▸ YOUR ASSIGNMENT:
The output should be the line containing "[T] = 0.030 M" and every later line of the records, exactly as written, and nothing else.

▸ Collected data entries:
>>>
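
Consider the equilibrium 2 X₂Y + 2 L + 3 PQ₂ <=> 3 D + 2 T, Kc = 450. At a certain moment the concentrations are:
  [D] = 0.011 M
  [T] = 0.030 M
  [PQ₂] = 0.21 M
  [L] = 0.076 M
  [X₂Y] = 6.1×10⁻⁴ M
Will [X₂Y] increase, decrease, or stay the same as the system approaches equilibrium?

decrease

Qc = [D]³·[T]² / ([X₂Y]²·[L]²·[PQ₂]³) = (0.011)³·(0.030)² / ((6.1×10⁻⁴)²·(0.076)²·(0.21)³) = 60
Qc = 60 < Kc = 450: net forward reaction.
X₂Y is a reactant, so it decreases.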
<<<
▸ WORKED SOLUTION:
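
  [T] = 0.030 M
  [PQ₂] = 0.21 M
  [L] = 0.076 M
  [X₂Y] = 6.1×10⁻⁴ M
Will [X₂Y] increase, decrease, or stay the same as the system approaches equilibrium?

decrease

Qc = [D]³·[T]² / ([X₂Y]²·[L]²·[PQ₂]³) = (0.011)³·(0.030)² / ((6.1×10⁻⁴)²·(0.076)²·(0.21)³) = 60
Qc = 60 < Kc = 450: net forward reaction.
X₂Y is a reactant, so it decreases.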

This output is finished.